ACTION ITEM: When a line below holds the string "What", show that line.

Stored dataset items:
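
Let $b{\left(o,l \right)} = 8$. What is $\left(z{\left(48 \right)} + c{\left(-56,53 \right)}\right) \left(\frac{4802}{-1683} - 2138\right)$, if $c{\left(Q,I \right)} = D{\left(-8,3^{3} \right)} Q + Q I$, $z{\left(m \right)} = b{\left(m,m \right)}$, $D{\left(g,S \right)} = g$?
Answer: $\frac{9050876672}{1683} \approx 5.3778 \cdot 10^{6}$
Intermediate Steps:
$z{\left(m \right)} = 8$
$c{\left(Q,I \right)} = - 8 Q + I Q$ ($c{\left(Q,I \right)} = - 8 Q + Q I = - 8 Q + I Q$)
$\left(z{\left(48 \right)} + c{\left(-56,53 \right)}\right) \left(\frac{4802}{-1683} - 2138\right) = \left(8 - 56 \left(-8 + 53\right)\right) \left(\frac{4802}{-1683} - 2138\right) = \left(8 - 2520\right) \left(4802 \left(- \frac{1}{1683}\right) - 2138\right) = \left(8 - 2520\right) \left(- \frac{4802}{1683} - 2138\right) = \left(-2512\right) \left(- \frac{3603056}{1683}\right) = \frac{9050876672}{1683}$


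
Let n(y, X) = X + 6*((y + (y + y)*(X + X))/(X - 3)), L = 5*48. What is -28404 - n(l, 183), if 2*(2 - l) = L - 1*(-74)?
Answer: -148799/6 ≈ -24800.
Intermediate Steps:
L = 240
l = -155 (l = 2 - (240 - 1*(-74))/2 = 2 - (240 + 74)/2 = 2 - 1/2*314 = 2 - 157 = -155)
n(y, X) = X + 6*(y + 4*X*y)/(-3 + X) (n(y, X) = X + 6*((y + (2*y)*(2*X))/(-3 + X)) = X + 6*((y + 4*X*y)/(-3 + X)) = X + 6*(y + 4*X*y)/(-3 + X))
-28404 - n(l, 183) = -28404 - (183**2 - 3*183 + 6*(-155) + 24*183*(-155))/(-3 + 183) = -28404 - (33489 - 549 - 930 - 680760)/180 = -28404 - (-648750)/180 = -28404 - 1*(-21625/6) = -28404 + 21625/6 = -148799/6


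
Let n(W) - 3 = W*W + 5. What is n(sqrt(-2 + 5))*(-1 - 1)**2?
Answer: 44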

RESPONSE:
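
Let $b{\left(o,l \right)} = 8$. What is $\left(z{\left(48 \right)} + c{\left(-56,53 \right)}\right) \left(\frac{4802}{-1683} - 2138\right)$, if $c{\left(Q,I \right)} = D{\left(-8,3^{3} \right)} Q + Q I$, $z{\left(m \right)} = b{\left(m,m \right)}$, $D{\left(g,S \right)} = g$?
Let n(y, X) = X + 6*((y + (y + y)*(X + X))/(X - 3)), L = 5*48. What is -28404 - n(l, 183), if 2*(2 - l) = L - 1*(-74)?
Let n(W) - 3 = W*W + 5. What is n(sqrt(-2 + 5))*(-1 - 1)**2?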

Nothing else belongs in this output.